Items from a dataset:
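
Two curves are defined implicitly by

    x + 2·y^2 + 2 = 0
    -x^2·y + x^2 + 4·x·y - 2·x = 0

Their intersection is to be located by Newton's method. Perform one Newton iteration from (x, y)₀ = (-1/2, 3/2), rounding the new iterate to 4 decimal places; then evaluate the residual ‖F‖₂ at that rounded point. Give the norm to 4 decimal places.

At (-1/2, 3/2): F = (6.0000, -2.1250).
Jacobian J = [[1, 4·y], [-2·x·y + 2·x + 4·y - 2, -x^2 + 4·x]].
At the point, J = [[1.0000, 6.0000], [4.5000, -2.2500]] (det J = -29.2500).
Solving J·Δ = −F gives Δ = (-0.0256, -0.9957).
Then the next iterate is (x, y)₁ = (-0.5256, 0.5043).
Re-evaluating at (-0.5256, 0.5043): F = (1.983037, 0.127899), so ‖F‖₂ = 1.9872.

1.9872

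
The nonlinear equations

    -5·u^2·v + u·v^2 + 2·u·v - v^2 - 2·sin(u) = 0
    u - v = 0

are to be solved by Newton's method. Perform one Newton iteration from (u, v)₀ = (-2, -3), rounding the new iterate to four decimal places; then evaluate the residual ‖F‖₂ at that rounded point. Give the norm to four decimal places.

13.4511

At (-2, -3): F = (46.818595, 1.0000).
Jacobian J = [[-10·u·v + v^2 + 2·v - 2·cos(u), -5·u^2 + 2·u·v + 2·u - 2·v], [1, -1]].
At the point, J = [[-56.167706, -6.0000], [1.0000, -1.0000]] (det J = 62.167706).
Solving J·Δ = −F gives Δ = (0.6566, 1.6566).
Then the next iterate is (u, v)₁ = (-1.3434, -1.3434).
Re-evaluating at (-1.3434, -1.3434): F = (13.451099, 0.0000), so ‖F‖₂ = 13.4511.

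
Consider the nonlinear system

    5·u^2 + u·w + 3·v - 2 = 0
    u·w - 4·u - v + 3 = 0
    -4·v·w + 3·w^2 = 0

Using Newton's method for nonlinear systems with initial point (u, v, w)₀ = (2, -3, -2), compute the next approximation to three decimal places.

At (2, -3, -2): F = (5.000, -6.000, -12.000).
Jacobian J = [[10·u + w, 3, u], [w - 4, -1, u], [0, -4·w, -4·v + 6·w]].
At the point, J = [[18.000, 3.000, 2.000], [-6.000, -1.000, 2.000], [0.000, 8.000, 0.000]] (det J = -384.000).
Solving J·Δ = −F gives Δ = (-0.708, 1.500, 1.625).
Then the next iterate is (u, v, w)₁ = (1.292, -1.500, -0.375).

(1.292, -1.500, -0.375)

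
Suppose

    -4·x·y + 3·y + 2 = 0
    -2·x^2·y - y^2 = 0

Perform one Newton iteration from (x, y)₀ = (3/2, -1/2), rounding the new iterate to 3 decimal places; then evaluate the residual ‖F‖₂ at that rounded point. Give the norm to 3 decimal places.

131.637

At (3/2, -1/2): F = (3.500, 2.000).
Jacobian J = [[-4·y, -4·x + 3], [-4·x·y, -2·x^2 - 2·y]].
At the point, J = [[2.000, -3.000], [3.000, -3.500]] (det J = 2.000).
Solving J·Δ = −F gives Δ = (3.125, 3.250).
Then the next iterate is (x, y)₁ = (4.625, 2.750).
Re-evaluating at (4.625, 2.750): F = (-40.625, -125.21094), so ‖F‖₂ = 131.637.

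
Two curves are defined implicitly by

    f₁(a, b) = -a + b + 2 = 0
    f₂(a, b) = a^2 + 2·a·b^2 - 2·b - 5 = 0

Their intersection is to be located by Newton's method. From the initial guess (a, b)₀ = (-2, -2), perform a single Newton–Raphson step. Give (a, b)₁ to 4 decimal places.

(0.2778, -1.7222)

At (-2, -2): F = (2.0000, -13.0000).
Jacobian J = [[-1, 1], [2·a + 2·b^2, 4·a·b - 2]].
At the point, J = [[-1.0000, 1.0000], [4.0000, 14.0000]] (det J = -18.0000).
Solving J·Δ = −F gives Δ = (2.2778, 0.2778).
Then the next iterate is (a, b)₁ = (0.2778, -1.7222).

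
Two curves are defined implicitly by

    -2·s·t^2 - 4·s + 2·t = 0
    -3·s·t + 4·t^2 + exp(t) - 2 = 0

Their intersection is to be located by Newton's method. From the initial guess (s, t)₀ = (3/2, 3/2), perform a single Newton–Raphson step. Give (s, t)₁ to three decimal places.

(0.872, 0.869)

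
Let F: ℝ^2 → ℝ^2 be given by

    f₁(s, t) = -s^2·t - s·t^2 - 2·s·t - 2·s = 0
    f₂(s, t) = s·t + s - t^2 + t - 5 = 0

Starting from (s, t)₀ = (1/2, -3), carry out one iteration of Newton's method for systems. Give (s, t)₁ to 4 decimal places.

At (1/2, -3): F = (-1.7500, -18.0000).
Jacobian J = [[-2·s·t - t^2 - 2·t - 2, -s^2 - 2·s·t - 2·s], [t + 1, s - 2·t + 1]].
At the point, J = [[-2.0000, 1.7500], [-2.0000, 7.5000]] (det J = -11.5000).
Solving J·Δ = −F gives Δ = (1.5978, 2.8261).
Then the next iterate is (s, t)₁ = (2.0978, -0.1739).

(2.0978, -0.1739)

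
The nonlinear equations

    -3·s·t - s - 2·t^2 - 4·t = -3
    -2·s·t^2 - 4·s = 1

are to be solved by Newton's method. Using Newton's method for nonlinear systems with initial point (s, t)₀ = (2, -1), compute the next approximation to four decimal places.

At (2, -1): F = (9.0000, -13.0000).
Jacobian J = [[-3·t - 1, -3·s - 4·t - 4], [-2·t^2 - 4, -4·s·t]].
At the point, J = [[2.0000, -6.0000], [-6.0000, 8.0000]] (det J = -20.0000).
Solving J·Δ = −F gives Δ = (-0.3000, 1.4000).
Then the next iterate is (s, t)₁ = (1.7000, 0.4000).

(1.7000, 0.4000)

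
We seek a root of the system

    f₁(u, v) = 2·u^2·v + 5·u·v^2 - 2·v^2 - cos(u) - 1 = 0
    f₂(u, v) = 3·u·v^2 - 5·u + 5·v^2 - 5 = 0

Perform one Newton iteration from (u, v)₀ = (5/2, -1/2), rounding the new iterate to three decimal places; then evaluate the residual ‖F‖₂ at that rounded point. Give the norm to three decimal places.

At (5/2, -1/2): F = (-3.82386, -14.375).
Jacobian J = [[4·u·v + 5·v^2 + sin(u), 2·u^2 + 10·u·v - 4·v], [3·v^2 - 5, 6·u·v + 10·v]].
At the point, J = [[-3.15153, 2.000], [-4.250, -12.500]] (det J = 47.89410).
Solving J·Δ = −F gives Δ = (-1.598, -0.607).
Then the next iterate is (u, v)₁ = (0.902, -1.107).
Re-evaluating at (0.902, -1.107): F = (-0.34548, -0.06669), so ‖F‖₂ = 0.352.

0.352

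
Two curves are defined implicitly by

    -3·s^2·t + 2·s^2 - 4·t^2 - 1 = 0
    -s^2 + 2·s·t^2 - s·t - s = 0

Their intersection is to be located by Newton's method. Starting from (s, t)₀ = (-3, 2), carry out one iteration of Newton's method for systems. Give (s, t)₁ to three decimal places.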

*Work required*
What is needed is a faithful transcription of every entry.

*Solution for this exercise*
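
Two curves are defined implicitly by

    x + 2·y^2 + 2 = 0
    -x^2·y + x^2 + 4·x·y - 2·x = 0

Their intersection is to be located by Newton's method. Perform one Newton iteration from (x, y)₀ = (-1/2, 3/2), rounding the new iterate to 4 decimal places; then evaluate the residual ‖F‖₂ at that rounded point. Give the norm to 4 decimal places.

At (-1/2, 3/2): F = (6.0000, -2.1250).
Jacobian J = [[1, 4·y], [-2·x·y + 2·x + 4·y - 2, -x^2 + 4·x]].
At the point, J = [[1.0000, 6.0000], [4.5000, -2.2500]] (det J = -29.2500).
Solving J·Δ = −F gives Δ = (-0.0256, -0.9957).
Then the next iterate is (x, y)₁ = (-0.5256, 0.5043).
Re-evaluating at (-0.5256, 0.5043): F = (1.983037, 0.127899), so ‖F‖₂ = 1.9872.

1.9872

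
The nonlinear equations

    -5·u^2·v + u·v^2 + 2·u·v - v^2 - 2·sin(u) = 0
    u - v = 0

are to be solved by Newton's method. Perform one Newton iteration from (u, v)₀ = (-2, -3), rounding the new iterate to four decimal places; then evaluate the residual ‖F‖₂ at that rounded point. Give the norm to four decimal places.

13.4511

At (-2, -3): F = (46.818595, 1.0000).
Jacobian J = [[-10·u·v + v^2 + 2·v - 2·cos(u), -5·u^2 + 2·u·v + 2·u - 2·v], [1, -1]].
At the point, J = [[-56.167706, -6.0000], [1.0000, -1.0000]] (det J = 62.167706).
Solving J·Δ = −F gives Δ = (0.6566, 1.6566).
Then the next iterate is (u, v)₁ = (-1.3434, -1.3434).
Re-evaluating at (-1.3434, -1.3434): F = (13.451099, 0.0000), so ‖F‖₂ = 13.4511.

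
Consider the nonlinear system

    5·u^2 + u·w + 3·v - 2 = 0
    u·w - 4·u - v + 3 = 0
    -4·v·w + 3·w^2 = 0

Using Newton's method for nonlinear systems with initial point (u, v, w)₀ = (2, -3, -2), compute the next approximation to three decimal places.

At (2, -3, -2): F = (5.000, -6.000, -12.000).
Jacobian J = [[10·u + w, 3, u], [w - 4, -1, u], [0, -4·w, -4·v + 6·w]].
At the point, J = [[18.000, 3.000, 2.000], [-6.000, -1.000, 2.000], [0.000, 8.000, 0.000]] (det J = -384.000).
Solving J·Δ = −F gives Δ = (-0.708, 1.500, 1.625).
Then the next iterate is (u, v, w)₁ = (1.292, -1.500, -0.375).

(1.292, -1.500, -0.375)

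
Suppose

    -4·x·y + 3·y + 2 = 0
    -2·x^2·y - y^2 = 0

Perform one Newton iteration from (x, y)₀ = (3/2, -1/2), rounding the new iterate to 3 decimal places; then evaluate the residual ‖F‖₂ at that rounded point. Give the norm to 3 decimal places.

131.637

At (3/2, -1/2): F = (3.500, 2.000).
Jacobian J = [[-4·y, -4·x + 3], [-4·x·y, -2·x^2 - 2·y]].
At the point, J = [[2.000, -3.000], [3.000, -3.500]] (det J = 2.000).
Solving J·Δ = −F gives Δ = (3.125, 3.250).
Then the next iterate is (x, y)₁ = (4.625, 2.750).
Re-evaluating at (4.625, 2.750): F = (-40.625, -125.21094), so ‖F‖₂ = 131.637.

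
Two curves are defined implicitly by

    f₁(a, b) = -a + b + 2 = 0
    f₂(a, b) = a^2 + 2·a·b^2 - 2·b - 5 = 0

Their intersection is to be located by Newton's method. From the initial guess (a, b)₀ = (-2, -2), perform a single Newton–Raphson step. Give (a, b)₁ to 4 decimal places.

(0.2778, -1.7222)

At (-2, -2): F = (2.0000, -13.0000).
Jacobian J = [[-1, 1], [2·a + 2·b^2, 4·a·b - 2]].
At the point, J = [[-1.0000, 1.0000], [4.0000, 14.0000]] (det J = -18.0000).
Solving J·Δ = −F gives Δ = (2.2778, 0.2778).
Then the next iterate is (a, b)₁ = (0.2778, -1.7222).

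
Two curves are defined implicitly by

    -2·s·t^2 - 4·s + 2·t = 0
    -3·s·t + 4·t^2 + exp(t) - 2 = 0

Their intersection is to be located by Newton's method. From the initial guess (s, t)₀ = (3/2, 3/2), perform a single Newton–Raphson step. Give (s, t)₁ to three decimal places.

(0.872, 0.869)

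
Let F: ℝ^2 → ℝ^2 be given by

    f₁(s, t) = -s^2·t - s·t^2 - 2·s·t - 2·s = 0
    f₂(s, t) = s·t + s - t^2 + t - 5 = 0

Starting from (s, t)₀ = (1/2, -3), carry out one iteration of Newton's method for systems. Give (s, t)₁ to 4 decimal places.

At (1/2, -3): F = (-1.7500, -18.0000).
Jacobian J = [[-2·s·t - t^2 - 2·t - 2, -s^2 - 2·s·t - 2·s], [t + 1, s - 2·t + 1]].
At the point, J = [[-2.0000, 1.7500], [-2.0000, 7.5000]] (det J = -11.5000).
Solving J·Δ = −F gives Δ = (1.5978, 2.8261).
Then the next iterate is (s, t)₁ = (2.0978, -0.1739).

(2.0978, -0.1739)

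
The nonlinear equations

    -3·s·t - s - 2·t^2 - 4·t = -3
    -2·s·t^2 - 4·s = 1

are to be solved by Newton's method. Using Newton's method for nonlinear systems with initial point (s, t)₀ = (2, -1), compute the next approximation to four decimal places.

At (2, -1): F = (9.0000, -13.0000).
Jacobian J = [[-3·t - 1, -3·s - 4·t - 4], [-2·t^2 - 4, -4·s·t]].
At the point, J = [[2.0000, -6.0000], [-6.0000, 8.0000]] (det J = -20.0000).
Solving J·Δ = −F gives Δ = (-0.3000, 1.4000).
Then the next iterate is (s, t)₁ = (1.7000, 0.4000).

(1.7000, 0.4000)

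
We seek a root of the system

    f₁(u, v) = 2·u^2·v + 5·u·v^2 - 2·v^2 - cos(u) - 1 = 0
    f₂(u, v) = 3·u·v^2 - 5·u + 5·v^2 - 5 = 0

Perform one Newton iteration from (u, v)₀ = (5/2, -1/2), rounding the new iterate to three decimal places; then evaluate the residual ‖F‖₂ at that rounded point. Give the norm to three decimal places.

At (5/2, -1/2): F = (-3.82386, -14.375).
Jacobian J = [[4·u·v + 5·v^2 + sin(u), 2·u^2 + 10·u·v - 4·v], [3·v^2 - 5, 6·u·v + 10·v]].
At the point, J = [[-3.15153, 2.000], [-4.250, -12.500]] (det J = 47.89410).
Solving J·Δ = −F gives Δ = (-1.598, -0.607).
Then the next iterate is (u, v)₁ = (0.902, -1.107).
Re-evaluating at (0.902, -1.107): F = (-0.34548, -0.06669), so ‖F‖₂ = 0.352.

0.352

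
Two curves are defined implicitly by

    -3·s^2·t + 2·s^2 - 4·t^2 - 1 = 0
    -s^2 + 2·s·t^2 - s·t - s = 0

Their intersection is to be located by Newton's method. Starting from (s, t)₀ = (-3, 2), carry out one iteration of Newton's method for systems. Give (s, t)₁ to three decimal places.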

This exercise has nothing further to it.